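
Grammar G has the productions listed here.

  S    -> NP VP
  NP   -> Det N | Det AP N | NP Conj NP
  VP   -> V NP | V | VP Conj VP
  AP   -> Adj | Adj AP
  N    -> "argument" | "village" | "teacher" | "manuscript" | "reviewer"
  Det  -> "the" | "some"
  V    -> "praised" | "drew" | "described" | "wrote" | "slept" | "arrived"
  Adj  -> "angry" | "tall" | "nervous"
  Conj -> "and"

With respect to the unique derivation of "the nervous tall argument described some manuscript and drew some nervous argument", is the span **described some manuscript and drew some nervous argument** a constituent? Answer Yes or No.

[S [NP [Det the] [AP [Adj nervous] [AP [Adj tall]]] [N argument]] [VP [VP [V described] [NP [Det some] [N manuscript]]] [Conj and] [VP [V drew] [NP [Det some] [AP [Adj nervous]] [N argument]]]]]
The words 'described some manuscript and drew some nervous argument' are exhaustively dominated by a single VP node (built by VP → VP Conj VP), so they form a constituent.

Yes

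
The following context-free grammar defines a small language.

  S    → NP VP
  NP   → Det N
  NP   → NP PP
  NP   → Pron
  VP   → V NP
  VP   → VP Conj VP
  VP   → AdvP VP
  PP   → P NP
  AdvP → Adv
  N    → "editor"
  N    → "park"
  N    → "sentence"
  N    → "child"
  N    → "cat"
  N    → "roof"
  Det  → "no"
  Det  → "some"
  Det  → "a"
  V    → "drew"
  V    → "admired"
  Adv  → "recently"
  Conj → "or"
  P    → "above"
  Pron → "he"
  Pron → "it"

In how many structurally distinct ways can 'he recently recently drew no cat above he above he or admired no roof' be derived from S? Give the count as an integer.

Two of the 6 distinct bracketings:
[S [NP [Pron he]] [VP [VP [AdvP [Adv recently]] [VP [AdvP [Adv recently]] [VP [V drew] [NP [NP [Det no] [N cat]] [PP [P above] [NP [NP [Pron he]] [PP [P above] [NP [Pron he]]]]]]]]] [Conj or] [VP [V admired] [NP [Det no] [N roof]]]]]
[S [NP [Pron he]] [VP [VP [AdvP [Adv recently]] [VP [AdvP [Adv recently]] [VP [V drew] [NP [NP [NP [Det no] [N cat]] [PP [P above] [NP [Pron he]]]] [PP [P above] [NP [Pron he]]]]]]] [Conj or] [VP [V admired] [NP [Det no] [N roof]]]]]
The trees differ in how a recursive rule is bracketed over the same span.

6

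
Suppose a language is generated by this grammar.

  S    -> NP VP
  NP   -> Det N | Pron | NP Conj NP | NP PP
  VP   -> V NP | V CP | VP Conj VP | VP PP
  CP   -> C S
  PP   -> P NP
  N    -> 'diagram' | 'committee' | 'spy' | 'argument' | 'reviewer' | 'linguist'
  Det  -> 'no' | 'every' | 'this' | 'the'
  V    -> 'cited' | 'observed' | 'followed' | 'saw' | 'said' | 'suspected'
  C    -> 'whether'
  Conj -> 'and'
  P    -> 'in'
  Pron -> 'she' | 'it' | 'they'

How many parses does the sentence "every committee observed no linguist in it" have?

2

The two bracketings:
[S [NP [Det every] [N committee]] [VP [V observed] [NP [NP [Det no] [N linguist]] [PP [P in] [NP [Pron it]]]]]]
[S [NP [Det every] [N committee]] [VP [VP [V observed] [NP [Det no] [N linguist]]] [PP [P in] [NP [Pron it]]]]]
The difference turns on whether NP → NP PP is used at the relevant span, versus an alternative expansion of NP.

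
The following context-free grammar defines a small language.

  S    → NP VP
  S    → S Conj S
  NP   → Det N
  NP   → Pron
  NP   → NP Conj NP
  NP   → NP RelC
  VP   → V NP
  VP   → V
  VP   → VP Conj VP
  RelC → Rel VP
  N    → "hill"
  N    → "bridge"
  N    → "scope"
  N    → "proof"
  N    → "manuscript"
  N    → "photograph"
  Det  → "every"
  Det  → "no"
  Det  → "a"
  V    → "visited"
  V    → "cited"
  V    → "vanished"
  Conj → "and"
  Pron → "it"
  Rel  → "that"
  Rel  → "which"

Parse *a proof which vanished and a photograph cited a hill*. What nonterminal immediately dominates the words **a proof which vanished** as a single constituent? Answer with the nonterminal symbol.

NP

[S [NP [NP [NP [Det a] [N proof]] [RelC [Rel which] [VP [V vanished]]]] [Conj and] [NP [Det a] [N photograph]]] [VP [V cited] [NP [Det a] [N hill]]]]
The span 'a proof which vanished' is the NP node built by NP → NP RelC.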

______

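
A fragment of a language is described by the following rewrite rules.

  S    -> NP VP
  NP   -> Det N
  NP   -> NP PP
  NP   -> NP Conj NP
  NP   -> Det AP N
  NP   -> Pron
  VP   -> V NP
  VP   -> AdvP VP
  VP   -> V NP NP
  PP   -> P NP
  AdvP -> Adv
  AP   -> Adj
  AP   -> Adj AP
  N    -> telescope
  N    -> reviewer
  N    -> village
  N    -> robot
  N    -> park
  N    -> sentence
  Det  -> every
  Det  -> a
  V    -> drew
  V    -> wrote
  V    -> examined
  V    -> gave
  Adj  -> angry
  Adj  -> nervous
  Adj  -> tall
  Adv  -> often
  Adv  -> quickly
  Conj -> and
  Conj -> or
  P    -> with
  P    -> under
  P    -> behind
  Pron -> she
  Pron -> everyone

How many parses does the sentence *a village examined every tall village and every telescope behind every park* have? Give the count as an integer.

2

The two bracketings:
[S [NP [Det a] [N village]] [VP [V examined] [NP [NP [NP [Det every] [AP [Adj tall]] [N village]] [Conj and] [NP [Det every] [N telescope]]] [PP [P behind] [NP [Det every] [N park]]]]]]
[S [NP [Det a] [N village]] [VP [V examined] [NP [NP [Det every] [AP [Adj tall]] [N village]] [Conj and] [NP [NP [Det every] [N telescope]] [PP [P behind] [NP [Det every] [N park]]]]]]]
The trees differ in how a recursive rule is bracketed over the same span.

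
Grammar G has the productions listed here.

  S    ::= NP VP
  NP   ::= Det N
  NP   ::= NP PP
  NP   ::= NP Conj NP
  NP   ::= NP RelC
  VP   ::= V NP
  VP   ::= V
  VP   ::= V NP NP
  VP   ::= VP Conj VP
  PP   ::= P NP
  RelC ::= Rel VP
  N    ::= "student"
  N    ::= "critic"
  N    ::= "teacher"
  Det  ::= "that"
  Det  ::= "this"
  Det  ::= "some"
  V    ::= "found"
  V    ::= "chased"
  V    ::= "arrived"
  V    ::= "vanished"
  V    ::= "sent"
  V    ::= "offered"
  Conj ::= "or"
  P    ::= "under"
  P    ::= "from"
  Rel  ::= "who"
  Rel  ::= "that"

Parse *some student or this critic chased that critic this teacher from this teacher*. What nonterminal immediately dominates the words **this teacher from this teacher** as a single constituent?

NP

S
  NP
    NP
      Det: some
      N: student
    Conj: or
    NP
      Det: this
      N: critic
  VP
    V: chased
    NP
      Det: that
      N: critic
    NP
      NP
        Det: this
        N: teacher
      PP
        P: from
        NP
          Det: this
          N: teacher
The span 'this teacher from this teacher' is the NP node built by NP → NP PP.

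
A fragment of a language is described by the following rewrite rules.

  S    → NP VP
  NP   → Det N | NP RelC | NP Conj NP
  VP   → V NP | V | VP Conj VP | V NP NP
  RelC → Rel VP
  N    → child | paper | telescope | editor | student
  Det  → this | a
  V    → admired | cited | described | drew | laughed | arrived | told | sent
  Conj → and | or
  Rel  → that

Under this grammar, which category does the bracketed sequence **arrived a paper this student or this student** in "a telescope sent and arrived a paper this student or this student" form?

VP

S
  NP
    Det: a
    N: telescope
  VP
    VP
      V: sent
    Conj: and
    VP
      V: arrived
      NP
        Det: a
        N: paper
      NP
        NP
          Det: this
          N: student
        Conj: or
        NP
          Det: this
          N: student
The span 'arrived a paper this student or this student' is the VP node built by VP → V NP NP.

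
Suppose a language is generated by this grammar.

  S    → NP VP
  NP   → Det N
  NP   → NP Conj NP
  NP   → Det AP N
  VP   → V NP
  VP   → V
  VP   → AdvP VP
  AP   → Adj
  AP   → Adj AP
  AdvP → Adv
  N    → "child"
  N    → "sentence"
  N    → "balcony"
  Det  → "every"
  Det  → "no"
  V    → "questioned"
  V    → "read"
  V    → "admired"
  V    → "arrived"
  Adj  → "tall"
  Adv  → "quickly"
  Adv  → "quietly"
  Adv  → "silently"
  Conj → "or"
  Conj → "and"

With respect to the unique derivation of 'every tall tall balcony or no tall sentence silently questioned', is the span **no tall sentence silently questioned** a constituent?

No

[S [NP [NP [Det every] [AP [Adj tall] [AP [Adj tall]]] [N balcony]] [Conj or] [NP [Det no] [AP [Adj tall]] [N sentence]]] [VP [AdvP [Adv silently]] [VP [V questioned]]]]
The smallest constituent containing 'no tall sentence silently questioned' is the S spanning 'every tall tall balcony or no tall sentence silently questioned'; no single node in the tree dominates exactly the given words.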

______

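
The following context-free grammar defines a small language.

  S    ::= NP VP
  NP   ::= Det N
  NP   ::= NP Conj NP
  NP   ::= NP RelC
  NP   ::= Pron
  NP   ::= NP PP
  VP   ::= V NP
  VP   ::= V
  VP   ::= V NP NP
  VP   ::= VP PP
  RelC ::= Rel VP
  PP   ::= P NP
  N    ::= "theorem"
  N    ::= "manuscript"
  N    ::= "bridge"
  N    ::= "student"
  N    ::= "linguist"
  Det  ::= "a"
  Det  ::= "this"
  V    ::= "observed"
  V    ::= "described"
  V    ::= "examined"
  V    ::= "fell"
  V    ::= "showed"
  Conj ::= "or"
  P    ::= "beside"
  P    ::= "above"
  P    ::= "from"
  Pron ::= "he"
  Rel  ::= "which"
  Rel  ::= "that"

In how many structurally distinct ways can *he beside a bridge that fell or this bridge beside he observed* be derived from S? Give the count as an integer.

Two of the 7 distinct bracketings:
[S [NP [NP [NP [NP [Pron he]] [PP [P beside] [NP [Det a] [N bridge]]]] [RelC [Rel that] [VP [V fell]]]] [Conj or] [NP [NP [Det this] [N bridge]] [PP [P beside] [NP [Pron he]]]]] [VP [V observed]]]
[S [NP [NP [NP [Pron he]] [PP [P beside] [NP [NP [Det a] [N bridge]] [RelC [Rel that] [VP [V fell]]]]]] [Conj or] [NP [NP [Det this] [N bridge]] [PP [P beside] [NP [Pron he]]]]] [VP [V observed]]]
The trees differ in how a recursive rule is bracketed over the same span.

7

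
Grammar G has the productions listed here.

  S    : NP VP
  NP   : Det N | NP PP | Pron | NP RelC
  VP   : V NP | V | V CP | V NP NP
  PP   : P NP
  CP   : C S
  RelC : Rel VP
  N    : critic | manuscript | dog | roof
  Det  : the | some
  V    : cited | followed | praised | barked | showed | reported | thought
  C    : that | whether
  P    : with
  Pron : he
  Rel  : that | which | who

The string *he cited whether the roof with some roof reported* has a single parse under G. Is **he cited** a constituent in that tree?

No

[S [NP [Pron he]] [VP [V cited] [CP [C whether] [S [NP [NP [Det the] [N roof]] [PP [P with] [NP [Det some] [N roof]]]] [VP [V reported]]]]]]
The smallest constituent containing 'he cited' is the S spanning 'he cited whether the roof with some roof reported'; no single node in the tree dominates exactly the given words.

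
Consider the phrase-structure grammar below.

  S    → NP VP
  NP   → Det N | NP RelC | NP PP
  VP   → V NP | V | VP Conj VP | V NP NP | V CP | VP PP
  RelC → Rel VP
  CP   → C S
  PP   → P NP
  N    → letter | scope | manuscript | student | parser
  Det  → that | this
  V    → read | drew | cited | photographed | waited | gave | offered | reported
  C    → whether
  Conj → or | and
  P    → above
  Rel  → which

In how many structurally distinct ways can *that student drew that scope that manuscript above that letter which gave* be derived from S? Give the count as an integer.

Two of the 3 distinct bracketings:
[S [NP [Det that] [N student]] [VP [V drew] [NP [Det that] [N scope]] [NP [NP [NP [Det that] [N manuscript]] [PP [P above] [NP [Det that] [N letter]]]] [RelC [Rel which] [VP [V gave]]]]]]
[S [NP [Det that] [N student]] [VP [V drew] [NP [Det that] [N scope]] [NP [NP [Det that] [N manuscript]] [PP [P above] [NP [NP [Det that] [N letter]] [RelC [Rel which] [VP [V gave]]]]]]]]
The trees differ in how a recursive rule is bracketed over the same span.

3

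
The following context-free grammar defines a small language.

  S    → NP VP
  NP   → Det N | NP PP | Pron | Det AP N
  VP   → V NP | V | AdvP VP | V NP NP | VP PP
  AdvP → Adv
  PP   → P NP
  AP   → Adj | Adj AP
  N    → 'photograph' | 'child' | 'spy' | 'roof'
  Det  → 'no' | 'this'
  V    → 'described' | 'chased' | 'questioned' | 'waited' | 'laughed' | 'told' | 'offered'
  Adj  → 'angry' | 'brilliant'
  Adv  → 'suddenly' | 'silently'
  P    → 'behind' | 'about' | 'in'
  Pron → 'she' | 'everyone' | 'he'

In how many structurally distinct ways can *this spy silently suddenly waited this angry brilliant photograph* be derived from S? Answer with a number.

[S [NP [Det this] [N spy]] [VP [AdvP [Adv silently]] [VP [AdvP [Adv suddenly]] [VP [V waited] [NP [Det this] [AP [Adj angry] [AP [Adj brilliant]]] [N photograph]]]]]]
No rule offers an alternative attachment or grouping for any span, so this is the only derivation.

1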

______

EXERCISE AIM >> Within the material above, find every line containing the word "told" and copy it.

COMPLETED EXERCISE >>
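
  V    → admired | cited | described | drew | laughed | arrived | told | sent
  V    → 'described' | 'chased' | 'questioned' | 'waited' | 'laughed' | 'told' | 'offered'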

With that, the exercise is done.